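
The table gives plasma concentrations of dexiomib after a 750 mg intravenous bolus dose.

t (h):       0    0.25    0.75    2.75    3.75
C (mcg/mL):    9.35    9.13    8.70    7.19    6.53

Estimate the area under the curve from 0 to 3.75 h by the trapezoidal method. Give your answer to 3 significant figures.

Trapezoidal AUC_0→3.75:
  [0→0.25]: (9.35+9.13)/2 × 0.25 = 2.31
  [0.25→0.75]: (9.13+8.70)/2 × 0.5 = 4.4575
  [0.75→2.75]: (8.70+7.19)/2 × 2 = 15.89
  [2.75→3.75]: (7.19+6.53)/2 × 1 = 6.86
  Sum = 29.5175 mcg/mL·h

AUC = 29.5 mcg/mL·h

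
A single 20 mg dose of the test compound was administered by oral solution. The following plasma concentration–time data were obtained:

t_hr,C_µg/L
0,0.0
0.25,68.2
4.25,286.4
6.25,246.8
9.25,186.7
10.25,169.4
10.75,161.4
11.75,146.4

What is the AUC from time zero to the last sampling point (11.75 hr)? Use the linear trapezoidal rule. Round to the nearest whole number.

Trapezoidal AUC_0→11.75:
  [0→0.25]: (0.0+68.2)/2 × 0.25 = 8.525
  [0.25→4.25]: (68.2+286.4)/2 × 4 = 709.2
  [4.25→6.25]: (286.4+246.8)/2 × 2 = 533.2
  [6.25→9.25]: (246.8+186.7)/2 × 3 = 650.25
  [9.25→10.25]: (186.7+169.4)/2 × 1 = 178.05
  [10.25→10.75]: (169.4+161.4)/2 × 0.5 = 82.7
  [10.75→11.75]: (161.4+146.4)/2 × 1 = 153.9
  Sum = 2315.825 µg/L·hr

AUC = 2316 µg/L·hr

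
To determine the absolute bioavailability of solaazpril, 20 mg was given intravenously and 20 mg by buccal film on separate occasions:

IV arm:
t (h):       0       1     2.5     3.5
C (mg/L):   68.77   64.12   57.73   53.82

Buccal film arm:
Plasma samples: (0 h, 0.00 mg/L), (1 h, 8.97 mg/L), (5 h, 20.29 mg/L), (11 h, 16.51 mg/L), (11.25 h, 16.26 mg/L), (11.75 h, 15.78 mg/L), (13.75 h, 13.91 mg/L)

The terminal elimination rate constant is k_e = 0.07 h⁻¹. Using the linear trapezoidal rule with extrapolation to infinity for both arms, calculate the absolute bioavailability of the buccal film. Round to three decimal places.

F = 0.421

Trapezoidal AUC_0→3.5 (IV):
  [0→1]: (68.77+64.12)/2 × 1 = 66.445
  [1→2.5]: (64.12+57.73)/2 × 1.5 = 91.3875
  [2.5→3.5]: (57.73+53.82)/2 × 1 = 55.775
  Sum = 213.6075 mg/L·h
IV tail: 53.82/0.07 = 768.857; AUC_iv,0→∞ = 213.6075 + 768.857 = 982.4645 mg/L·h
Trapezoidal AUC_0→13.75 (buccal film):
  [0→1]: (0.00+8.97)/2 × 1 = 4.485
  [1→5]: (8.97+20.29)/2 × 4 = 58.52
  [5→11]: (20.29+16.51)/2 × 6 = 110.4
  [11→11.25]: (16.51+16.26)/2 × 0.25 = 4.09625
  [11.25→11.75]: (16.26+15.78)/2 × 0.5 = 8.01
  [11.75→13.75]: (15.78+13.91)/2 × 2 = 29.69
  Sum = 215.20125 mg/L·h
buccal film tail: 13.91/0.07 = 198.714; AUC_ev,0→∞ = 215.20125 + 198.714 = 413.91525 mg/L·h
F = (AUC_ev/D_ev)/(AUC_iv/D_iv) = (413.91525/20)/(982.4645/20) = 20.6958/49.123225 = 0.4213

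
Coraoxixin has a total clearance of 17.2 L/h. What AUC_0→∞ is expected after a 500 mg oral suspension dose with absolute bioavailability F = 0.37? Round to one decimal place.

AUC_0→∞ = F × Dose / CL
        = 0.37 × 500 / 17.2 = 10.7558 mg/L·h

AUC = 10.8 mg/L·h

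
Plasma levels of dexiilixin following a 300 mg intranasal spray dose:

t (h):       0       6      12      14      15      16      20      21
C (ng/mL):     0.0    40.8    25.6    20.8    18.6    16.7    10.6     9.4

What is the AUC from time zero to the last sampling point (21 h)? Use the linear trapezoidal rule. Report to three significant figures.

Trapezoidal AUC_0→21:
  [0→6]: (0.0+40.8)/2 × 6 = 122.4
  [6→12]: (40.8+25.6)/2 × 6 = 199.2
  [12→14]: (25.6+20.8)/2 × 2 = 46.4
  [14→15]: (20.8+18.6)/2 × 1 = 19.7
  [15→16]: (18.6+16.7)/2 × 1 = 17.65
  [16→20]: (16.7+10.6)/2 × 4 = 54.6
  [20→21]: (10.6+9.4)/2 × 1 = 10.0
  Sum = 469.95 ng/mL·h

AUC = 470 ng/mL·h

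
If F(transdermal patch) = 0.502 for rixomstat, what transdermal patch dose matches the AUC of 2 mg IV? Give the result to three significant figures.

D_transdermal = 3.98 mg

For equal systemic exposure: F × D_ev = D_iv
D_ev = D_iv / F = 2 / 0.502 = 3.98406 mg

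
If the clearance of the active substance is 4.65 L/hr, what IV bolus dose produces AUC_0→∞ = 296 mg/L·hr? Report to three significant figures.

Dose_iv = CL × AUC_0→∞
     = 4.65 × 296 = 1376.4 mg

Dose = 1380 mg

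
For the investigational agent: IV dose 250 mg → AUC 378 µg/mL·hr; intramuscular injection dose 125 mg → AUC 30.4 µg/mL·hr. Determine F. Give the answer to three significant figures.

F = 0.161

F = (AUC_ev / D_ev) / (AUC_iv / D_iv)
  = (30.4/125) / (378/250)
  = 0.2432 / 1.512 = 0.1608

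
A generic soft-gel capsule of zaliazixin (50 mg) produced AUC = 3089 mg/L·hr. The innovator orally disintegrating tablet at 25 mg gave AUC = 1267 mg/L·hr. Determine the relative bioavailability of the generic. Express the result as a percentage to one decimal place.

F_rel = (AUC_test/D_test) / (AUC_ref/D_ref)
      = (3089/50) / (1267/25)
      = 61.78 / 50.68 = 1.2190 = 121.90%

F_rel = 121.9%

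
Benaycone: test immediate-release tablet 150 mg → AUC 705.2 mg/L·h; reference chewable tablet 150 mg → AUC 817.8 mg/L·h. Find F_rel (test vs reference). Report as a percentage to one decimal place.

F_rel = 86.2%

F_rel = (AUC_test/D_test) / (AUC_ref/D_ref)
      = (705.2/150) / (817.8/150)
      = 4.70133 / 5.452 = 0.8623 = 86.23%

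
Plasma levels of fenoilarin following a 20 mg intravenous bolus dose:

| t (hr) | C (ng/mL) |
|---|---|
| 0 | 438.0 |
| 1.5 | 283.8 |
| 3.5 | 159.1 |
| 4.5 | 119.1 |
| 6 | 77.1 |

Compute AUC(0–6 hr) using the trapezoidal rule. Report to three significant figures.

AUC = 1270 ng/mL·hr

Trapezoidal AUC_0→6:
  [0→1.5]: (438.0+283.8)/2 × 1.5 = 541.35
  [1.5→3.5]: (283.8+159.1)/2 × 2 = 442.9
  [3.5→4.5]: (159.1+119.1)/2 × 1 = 139.1
  [4.5→6]: (119.1+77.1)/2 × 1.5 = 147.15
  Sum = 1270.5 ng/mL·hr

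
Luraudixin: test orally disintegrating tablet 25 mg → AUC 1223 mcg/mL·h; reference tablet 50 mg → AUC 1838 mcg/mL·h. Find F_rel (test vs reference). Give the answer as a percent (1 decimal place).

F_rel = (AUC_test/D_test) / (AUC_ref/D_ref)
      = (1223/25) / (1838/50)
      = 48.92 / 36.76 = 1.3308 = 133.08%

F_rel = 133.1%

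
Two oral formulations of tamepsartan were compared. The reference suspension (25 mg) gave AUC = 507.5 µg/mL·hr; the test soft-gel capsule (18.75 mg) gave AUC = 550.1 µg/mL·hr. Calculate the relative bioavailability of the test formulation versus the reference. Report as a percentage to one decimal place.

F_rel = 144.5%

F_rel = (AUC_test/D_test) / (AUC_ref/D_ref)
      = (550.1/18.75) / (507.5/25)
      = 29.3387 / 20.3 = 1.4453 = 144.53%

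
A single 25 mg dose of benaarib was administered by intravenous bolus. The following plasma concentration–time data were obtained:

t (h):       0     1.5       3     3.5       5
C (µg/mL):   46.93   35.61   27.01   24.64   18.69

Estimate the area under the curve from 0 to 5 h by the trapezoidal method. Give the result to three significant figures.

Trapezoidal AUC_0→5:
  [0→1.5]: (46.93+35.61)/2 × 1.5 = 61.905
  [1.5→3]: (35.61+27.01)/2 × 1.5 = 46.965
  [3→3.5]: (27.01+24.64)/2 × 0.5 = 12.9125
  [3.5→5]: (24.64+18.69)/2 × 1.5 = 32.4975
  Sum = 154.28 µg/mL·h

AUC = 154 µg/mL·h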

▬▬▬▬▬▬

◆ TASK INSTRUCTIONS:
Scan the material for the string "administered". Copy each line where it appears.

◆ EXERCISE SOLUTION:
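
A single 20 mg dose of the test compound was administered by oral solution. The following plasma concentration–time data were obtained:
A single 25 mg dose of benaarib was administered by intravenous bolus. The following plasma concentration–time data were obtained: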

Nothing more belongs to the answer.